● **ASSIGNED TASK**: Each line below from the one containing "Using the Whitney equivalent rectangular stress block, determine" through the one containing "f'_c = 29.3 MPa, f_y = 500 MPa" is to be given again exactly, and no line outside that span.

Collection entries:
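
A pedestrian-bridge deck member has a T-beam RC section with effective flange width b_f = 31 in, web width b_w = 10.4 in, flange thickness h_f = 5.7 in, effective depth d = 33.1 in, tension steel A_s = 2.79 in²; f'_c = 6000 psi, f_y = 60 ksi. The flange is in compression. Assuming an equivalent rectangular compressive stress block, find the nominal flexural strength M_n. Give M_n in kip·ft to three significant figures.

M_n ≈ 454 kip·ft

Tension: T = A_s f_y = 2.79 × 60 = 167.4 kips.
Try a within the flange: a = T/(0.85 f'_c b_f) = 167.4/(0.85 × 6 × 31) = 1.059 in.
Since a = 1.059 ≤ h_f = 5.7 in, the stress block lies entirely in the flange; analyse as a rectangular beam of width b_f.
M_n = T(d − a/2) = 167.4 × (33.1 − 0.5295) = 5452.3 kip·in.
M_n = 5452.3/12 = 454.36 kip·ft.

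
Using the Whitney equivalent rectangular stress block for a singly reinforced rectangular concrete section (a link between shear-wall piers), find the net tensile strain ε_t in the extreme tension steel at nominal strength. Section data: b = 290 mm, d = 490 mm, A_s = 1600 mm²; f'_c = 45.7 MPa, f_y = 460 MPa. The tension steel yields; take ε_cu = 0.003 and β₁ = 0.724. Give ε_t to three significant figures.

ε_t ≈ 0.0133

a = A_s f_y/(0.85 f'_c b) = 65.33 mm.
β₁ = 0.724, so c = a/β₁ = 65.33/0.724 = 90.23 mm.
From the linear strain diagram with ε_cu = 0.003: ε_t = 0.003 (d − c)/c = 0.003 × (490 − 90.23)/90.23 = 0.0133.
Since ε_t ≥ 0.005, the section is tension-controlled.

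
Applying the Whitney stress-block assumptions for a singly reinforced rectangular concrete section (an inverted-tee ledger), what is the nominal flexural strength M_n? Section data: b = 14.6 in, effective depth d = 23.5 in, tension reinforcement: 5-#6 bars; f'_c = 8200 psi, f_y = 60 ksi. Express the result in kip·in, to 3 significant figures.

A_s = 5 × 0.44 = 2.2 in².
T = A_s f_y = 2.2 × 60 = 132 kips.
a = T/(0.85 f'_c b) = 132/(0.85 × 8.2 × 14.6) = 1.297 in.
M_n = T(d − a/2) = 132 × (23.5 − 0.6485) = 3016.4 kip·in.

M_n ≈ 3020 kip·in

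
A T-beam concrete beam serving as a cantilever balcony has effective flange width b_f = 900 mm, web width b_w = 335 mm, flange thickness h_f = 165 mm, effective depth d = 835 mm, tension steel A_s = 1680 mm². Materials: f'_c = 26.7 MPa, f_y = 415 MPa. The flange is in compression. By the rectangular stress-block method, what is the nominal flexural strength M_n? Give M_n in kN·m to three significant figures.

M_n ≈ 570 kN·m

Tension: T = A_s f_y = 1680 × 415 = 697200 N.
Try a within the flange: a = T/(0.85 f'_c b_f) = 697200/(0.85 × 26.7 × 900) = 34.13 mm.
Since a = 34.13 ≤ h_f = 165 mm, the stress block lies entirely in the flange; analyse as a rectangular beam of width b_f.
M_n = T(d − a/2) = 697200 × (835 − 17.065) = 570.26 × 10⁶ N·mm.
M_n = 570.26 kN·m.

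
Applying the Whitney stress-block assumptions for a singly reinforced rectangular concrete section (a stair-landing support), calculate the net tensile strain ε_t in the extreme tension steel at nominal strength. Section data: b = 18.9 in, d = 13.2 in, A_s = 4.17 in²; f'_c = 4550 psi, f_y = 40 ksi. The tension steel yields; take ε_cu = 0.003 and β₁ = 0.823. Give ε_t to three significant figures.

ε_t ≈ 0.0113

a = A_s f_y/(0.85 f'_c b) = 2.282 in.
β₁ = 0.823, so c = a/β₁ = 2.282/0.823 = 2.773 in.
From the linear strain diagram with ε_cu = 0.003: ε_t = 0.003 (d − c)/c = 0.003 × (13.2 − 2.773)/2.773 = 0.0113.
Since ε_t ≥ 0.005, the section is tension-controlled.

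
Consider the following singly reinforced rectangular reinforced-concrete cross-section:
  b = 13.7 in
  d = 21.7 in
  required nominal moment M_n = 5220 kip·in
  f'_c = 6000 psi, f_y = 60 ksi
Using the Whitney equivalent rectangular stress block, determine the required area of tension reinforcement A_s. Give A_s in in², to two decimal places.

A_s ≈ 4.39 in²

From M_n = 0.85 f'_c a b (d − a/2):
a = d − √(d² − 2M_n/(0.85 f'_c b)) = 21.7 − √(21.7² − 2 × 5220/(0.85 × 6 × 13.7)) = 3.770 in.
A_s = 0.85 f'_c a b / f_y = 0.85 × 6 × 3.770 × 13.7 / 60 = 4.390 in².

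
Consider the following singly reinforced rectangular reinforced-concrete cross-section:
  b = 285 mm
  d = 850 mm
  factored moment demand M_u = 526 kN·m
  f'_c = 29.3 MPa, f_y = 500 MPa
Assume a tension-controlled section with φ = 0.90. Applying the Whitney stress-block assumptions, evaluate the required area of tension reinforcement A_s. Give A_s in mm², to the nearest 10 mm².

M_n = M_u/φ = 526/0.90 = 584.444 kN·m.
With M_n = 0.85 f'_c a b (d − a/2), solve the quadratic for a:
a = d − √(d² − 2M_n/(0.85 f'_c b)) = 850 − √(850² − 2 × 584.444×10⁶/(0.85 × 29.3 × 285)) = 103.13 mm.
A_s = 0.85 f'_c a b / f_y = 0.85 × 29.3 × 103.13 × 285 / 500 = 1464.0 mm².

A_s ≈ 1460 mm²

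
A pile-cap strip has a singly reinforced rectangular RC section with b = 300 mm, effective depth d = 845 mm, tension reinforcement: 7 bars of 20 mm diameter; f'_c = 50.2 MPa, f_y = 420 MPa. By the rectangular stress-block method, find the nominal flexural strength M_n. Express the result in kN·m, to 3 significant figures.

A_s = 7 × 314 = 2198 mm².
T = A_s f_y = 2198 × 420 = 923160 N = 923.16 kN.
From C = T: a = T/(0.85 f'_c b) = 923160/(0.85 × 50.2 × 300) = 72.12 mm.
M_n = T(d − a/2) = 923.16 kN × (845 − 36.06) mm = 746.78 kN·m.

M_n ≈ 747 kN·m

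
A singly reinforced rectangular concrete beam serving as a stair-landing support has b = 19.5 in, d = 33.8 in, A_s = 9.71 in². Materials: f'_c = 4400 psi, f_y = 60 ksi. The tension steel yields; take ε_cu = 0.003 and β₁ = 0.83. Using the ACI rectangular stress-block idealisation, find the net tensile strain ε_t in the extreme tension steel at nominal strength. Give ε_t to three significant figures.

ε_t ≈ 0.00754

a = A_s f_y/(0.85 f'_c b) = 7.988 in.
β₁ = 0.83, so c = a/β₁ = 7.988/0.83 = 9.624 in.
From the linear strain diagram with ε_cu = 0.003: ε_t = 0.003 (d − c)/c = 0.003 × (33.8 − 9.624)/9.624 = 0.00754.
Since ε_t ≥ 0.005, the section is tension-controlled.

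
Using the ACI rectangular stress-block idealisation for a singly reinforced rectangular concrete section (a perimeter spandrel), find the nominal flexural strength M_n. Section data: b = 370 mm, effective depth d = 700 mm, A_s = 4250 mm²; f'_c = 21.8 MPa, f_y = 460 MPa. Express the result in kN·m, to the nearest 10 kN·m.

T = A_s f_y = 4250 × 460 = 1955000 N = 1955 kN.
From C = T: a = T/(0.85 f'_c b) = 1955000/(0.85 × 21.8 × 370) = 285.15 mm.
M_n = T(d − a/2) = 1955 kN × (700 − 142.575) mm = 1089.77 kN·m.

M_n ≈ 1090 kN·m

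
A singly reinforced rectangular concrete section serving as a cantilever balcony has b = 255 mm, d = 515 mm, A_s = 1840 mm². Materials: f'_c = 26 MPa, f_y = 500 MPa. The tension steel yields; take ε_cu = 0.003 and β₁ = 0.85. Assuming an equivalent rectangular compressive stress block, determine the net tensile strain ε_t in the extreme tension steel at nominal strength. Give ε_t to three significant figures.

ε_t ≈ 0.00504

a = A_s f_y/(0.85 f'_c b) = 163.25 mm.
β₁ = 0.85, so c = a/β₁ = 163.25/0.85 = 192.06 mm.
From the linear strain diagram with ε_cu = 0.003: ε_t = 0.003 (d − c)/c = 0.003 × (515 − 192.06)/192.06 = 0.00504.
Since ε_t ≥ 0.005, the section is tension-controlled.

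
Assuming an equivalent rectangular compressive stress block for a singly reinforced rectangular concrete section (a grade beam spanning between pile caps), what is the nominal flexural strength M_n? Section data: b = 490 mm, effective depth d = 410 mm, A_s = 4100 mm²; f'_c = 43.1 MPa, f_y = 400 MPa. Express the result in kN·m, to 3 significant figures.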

● **SOLUTION**:
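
Using the Whitney equivalent rectangular stress block, determine the required area of tension reinforcement A_s. Give A_s in in², to two decimal places.

A_s ≈ 4.39 in²

From M_n = 0.85 f'_c a b (d − a/2):
a = d − √(d² − 2M_n/(0.85 f'_c b)) = 21.7 − √(21.7² − 2 × 5220/(0.85 × 6 × 13.7)) = 3.770 in.
A_s = 0.85 f'_c a b / f_y = 0.85 × 6 × 3.770 × 13.7 / 60 = 4.390 in².

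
Consider the following singly reinforced rectangular reinforced-concrete cross-section:
  b = 285 mm
  d = 850 mm
  factored moment demand M_u = 526 kN·m
  f'_c = 29.3 MPa, f_y = 500 MPa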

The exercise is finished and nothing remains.